# What to produce
Go to the line containing "The boat moves" in the records below and retype from there through the final line, exactly.

Saved data entries:
= Beginning of Section =
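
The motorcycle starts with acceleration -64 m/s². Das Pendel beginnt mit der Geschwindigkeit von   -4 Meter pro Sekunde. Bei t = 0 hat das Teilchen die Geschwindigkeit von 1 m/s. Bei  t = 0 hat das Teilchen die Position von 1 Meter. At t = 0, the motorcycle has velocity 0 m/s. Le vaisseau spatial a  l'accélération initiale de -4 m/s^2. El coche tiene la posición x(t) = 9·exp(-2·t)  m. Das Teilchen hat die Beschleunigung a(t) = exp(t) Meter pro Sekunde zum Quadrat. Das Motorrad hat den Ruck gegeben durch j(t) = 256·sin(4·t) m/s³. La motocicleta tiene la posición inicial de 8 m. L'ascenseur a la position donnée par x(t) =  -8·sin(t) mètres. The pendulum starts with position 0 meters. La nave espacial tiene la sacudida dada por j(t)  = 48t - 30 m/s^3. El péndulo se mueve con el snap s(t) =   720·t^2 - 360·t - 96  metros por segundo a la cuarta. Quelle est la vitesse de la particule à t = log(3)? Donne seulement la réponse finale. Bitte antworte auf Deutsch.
Die Geschwindigkeit bei t = log(3) ist v = 3.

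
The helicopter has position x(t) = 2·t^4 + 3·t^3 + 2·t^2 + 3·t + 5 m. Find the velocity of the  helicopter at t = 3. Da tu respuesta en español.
Partiendo de la posición x(t) = 2·t^4 + 3·t^3 + 2·t^2 + 3·t + 5, tomamos 1 derivada. Derivando la posición, obtenemos la velocidad: v(t) = 8·t^3 + 9·t^2 + 4·t + 3. Usando v(t) = 8·t^3 + 9·t^2 + 4·t + 3 y sustituyendo t = 3, encontramos v = 312.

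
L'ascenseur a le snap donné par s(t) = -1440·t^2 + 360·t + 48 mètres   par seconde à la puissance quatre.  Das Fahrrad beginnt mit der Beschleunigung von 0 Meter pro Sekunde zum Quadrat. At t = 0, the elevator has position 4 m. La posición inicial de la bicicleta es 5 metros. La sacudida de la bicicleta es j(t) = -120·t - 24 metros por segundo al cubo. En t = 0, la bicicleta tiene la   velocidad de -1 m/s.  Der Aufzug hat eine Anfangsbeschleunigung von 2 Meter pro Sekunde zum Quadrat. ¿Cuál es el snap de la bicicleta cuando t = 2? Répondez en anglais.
To solve this, we need to take 1 derivative of our jerk equation j(t) = -120·t - 24. Taking d/dt of j(t), we find s(t) = -120. From the given snap equation s(t) = -120, we substitute t = 2 to get s = -120.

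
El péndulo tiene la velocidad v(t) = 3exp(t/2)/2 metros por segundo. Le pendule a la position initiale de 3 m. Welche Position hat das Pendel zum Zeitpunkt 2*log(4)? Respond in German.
Wir müssen das Integral unserer Gleichung für die Geschwindigkeit v(t) = 3·exp(t/2)/2 1-mal finden. Die Stammfunktion von der Geschwindigkeit ist die Position. Mit x(0) = 3 erhalten wir x(t) = 3·exp(t/2). Mit x(t) = 3·exp(t/2) und Einsetzen von t = 2*log(4), finden wir x = 12.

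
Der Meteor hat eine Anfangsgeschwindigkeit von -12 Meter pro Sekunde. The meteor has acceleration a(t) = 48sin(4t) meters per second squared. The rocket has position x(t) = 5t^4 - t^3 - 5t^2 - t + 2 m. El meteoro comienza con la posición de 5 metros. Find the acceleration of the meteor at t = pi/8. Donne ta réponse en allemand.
Wir haben die Beschleunigung a(t) = 48·sin(4·t). Durch Einsetzen von t = pi/8: a(pi/8) = 48.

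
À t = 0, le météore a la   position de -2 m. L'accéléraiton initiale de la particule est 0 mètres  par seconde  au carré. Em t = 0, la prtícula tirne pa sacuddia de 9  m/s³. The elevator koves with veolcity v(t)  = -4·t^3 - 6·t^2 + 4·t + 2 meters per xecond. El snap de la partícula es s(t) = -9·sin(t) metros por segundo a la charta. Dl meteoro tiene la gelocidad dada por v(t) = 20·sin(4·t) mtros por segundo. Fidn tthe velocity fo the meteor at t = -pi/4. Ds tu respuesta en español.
De la ecuación de la velocidad v(t) = 20·sin(4·t), sustituimos t = -pi/4 para obtener v = 0.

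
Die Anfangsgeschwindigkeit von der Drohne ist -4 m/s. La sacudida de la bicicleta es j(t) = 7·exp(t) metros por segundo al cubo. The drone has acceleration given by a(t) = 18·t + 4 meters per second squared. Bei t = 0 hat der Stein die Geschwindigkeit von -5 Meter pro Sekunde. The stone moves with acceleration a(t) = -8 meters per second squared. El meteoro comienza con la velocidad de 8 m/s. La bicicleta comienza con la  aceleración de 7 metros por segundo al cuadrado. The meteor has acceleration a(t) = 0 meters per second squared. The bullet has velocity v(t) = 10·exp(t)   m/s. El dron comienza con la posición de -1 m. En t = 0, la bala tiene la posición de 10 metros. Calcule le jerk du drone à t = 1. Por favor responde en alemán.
Um dies zu lösen, müssen wir 1 Ableitung unserer Gleichung für die Beschleunigung a(t) = 18·t + 4 nehmen. Die Ableitung von der Beschleunigung ergibt den Ruck: j(t) = 18. Wir haben den Ruck j(t) = 18. Durch Einsetzen von t = 1: j(1) = 18.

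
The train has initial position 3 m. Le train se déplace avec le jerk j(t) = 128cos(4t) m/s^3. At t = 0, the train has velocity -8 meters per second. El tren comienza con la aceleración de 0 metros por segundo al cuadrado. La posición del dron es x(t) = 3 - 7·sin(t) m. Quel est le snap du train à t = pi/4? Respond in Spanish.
Debemos derivar nuestra ecuación de la sacudida j(t) = 128·cos(4·t) 1 vez. Derivando la sacudida, obtenemos el snap: s(t) = -512·sin(4·t). Tenemos el snap s(t) = -512·sin(4·t). Sustituyendo t = pi/4: s(pi/4) = 0.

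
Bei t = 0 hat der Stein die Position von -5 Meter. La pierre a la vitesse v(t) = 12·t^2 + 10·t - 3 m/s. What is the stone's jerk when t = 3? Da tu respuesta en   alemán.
Um dies zu lösen, müssen wir 2 Ableitungen unserer Gleichung für die Geschwindigkeit v(t) = 12·t^2 + 10·t - 3 nehmen. Die Ableitung von der Geschwindigkeit ergibt die Beschleunigung: a(t) = 24·t + 10. Die Ableitung von der Beschleunigung ergibt den Ruck: j(t) = 24. Wir haben den Ruck j(t) = 24. Durch Einsetzen von t = 3: j(3) = 24.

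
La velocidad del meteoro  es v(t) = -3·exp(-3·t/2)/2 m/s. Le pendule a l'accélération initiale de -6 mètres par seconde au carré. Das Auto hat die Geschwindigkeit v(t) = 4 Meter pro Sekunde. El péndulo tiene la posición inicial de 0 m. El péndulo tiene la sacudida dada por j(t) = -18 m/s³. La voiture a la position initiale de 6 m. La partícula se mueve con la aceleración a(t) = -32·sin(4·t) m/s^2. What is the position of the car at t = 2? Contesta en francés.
En partant de la vitesse v(t) = 4, nous prenons 1 primitive. En prenant ∫v(t)dt et en appliquant x(0) = 6, nous trouvons x(t) = 4·t + 6. En utilisant x(t) = 4·t + 6 et en substituant t = 2, nous trouvons x = 14.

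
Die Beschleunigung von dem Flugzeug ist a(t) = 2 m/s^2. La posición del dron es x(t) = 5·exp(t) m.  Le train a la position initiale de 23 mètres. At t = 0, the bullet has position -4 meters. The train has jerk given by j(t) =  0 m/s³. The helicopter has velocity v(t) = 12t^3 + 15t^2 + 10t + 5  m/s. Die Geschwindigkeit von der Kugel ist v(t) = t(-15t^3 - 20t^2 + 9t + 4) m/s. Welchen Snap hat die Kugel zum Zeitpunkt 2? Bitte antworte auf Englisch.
Starting from velocity v(t) = t·(-15·t^3 - 20·t^2 + 9·t + 4), we take 3 derivatives. Taking d/dt of v(t), we find a(t) = -15·t^3 - 20·t^2 + t·(-45·t^2 - 40·t + 9) + 9·t + 4. Taking d/dt of a(t), we find j(t) = -90·t^2 + t·(-90·t - 40) - 80·t + 18. Differentiating jerk, we get snap: s(t) = -360·t - 120. From the given snap equation s(t) = -360·t - 120, we substitute t = 2 to get s = -840.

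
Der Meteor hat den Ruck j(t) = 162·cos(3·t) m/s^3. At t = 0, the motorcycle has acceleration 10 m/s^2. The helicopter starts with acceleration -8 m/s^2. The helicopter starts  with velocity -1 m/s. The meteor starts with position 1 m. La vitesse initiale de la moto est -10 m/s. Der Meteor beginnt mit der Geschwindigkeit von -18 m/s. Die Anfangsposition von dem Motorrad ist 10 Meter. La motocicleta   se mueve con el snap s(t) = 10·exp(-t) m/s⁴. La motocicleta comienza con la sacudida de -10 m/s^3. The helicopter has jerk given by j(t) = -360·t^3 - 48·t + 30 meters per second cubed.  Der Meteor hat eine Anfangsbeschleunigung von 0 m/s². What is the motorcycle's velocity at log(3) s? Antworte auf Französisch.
Nous devons intégrer notre équation du snap s(t) = 10·exp(-t) 3 fois. L'intégrale du snap, avec j(0) = -10, donne le jerk: j(t) = -10·exp(-t). En intégrant le jerk et en utilisant la condition initiale a(0) = 10, nous obtenons a(t) = 10·exp(-t). L'intégrale de l'accélération, avec v(0) = -10, donne la vitesse: v(t) = -10·exp(-t). Nous avons la vitesse v(t) = -10·exp(-t). En substituant t = log(3): v(log(3)) = -10/3.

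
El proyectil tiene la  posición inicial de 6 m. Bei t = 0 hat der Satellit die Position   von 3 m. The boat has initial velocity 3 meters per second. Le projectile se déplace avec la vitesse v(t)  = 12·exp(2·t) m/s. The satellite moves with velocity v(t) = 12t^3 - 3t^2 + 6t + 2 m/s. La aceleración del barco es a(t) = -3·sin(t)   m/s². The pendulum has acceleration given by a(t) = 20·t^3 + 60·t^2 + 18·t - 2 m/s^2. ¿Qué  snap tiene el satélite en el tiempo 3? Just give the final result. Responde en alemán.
Der Snap bei t = 3 ist s = 72.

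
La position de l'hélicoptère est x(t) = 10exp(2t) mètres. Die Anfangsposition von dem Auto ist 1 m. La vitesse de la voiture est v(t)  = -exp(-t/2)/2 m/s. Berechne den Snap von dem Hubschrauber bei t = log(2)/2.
Um dies zu lösen, müssen wir 4 Ableitungen unserer Gleichung für die Position x(t) = 10·exp(2·t) nehmen. Durch Ableiten von der Position erhalten wir die Geschwindigkeit: v(t) = 20·exp(2·t). Die Ableitung von der Geschwindigkeit ergibt die Beschleunigung: a(t) = 40·exp(2·t). Durch Ableiten von der Beschleunigung erhalten wir den Ruck: j(t) = 80·exp(2·t). Mit d/dt von j(t) finden wir s(t) = 160·exp(2·t). Wir haben den Snap s(t) = 160·exp(2·t). Durch Einsetzen von t = log(2)/2: s(log(2)/2) = 320.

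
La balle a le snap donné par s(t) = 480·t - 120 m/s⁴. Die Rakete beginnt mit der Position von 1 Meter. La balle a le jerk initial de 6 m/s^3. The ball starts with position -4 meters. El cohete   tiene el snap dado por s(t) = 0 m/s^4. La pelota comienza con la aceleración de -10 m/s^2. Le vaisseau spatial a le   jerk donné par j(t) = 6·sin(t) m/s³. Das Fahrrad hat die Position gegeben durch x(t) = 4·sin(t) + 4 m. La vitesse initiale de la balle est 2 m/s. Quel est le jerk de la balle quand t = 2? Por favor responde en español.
Necesitamos integrar nuestra ecuación del snap s(t) = 480·t - 120 1 vez. Tomando ∫s(t)dt y aplicando j(0) = 6, encontramos j(t) = 240·t^2 - 120·t + 6. Tenemos la sacudida j(t) = 240·t^2 - 120·t + 6. Sustituyendo t = 2: j(2) = 726.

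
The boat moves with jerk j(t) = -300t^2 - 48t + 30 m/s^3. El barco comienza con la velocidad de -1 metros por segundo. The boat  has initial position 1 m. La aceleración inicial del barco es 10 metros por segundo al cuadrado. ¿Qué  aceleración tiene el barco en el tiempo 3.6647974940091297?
Para resolver esto, necesitamos tomar 1 antiderivada de nuestra ecuación de la sacudida j(t) = -300·t^2 - 48·t + 30. Tomando ∫j(t)dt y aplicando a(0) = 10, encontramos a(t) = -100·t^3 - 24·t^2 + 30·t + 10. De la ecuación de la aceleración a(t) = -100·t^3 - 24·t^2 + 30·t + 10, sustituimos t = 3.6647974940091297 para obtener a = -5124.48832708826.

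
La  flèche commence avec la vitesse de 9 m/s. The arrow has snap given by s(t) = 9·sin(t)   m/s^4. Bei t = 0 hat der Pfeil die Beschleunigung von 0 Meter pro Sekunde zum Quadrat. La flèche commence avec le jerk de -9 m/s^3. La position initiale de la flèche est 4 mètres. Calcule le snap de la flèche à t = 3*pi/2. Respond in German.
Mit s(t) = 9·sin(t) und Einsetzen von t = 3*pi/2, finden wir s = -9.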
= End of Section =
# Expected answer
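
The boat moves with jerk j(t) = -300t^2 - 48t + 30 m/s^3. El barco comienza con la velocidad de -1 metros por segundo. The boat  has initial position 1 m. La aceleración inicial del barco es 10 metros por segundo al cuadrado. ¿Qué  aceleración tiene el barco en el tiempo 3.6647974940091297?
Para resolver esto, necesitamos tomar 1 antiderivada de nuestra ecuación de la sacudida j(t) = -300·t^2 - 48·t + 30. Tomando ∫j(t)dt y aplicando a(0) = 10, encontramos a(t) = -100·t^3 - 24·t^2 + 30·t + 10. De la ecuación de la aceleración a(t) = -100·t^3 - 24·t^2 + 30·t + 10, sustituimos t = 3.6647974940091297 para obtener a = -5124.48832708826.

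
La  flèche commence avec la vitesse de 9 m/s. The arrow has snap given by s(t) = 9·sin(t)   m/s^4. Bei t = 0 hat der Pfeil die Beschleunigung von 0 Meter pro Sekunde zum Quadrat. La flèche commence avec le jerk de -9 m/s^3. La position initiale de la flèche est 4 mètres. Calcule le snap de la flèche à t = 3*pi/2. Respond in German.
Mit s(t) = 9·sin(t) und Einsetzen von t = 3*pi/2, finden wir s = -9.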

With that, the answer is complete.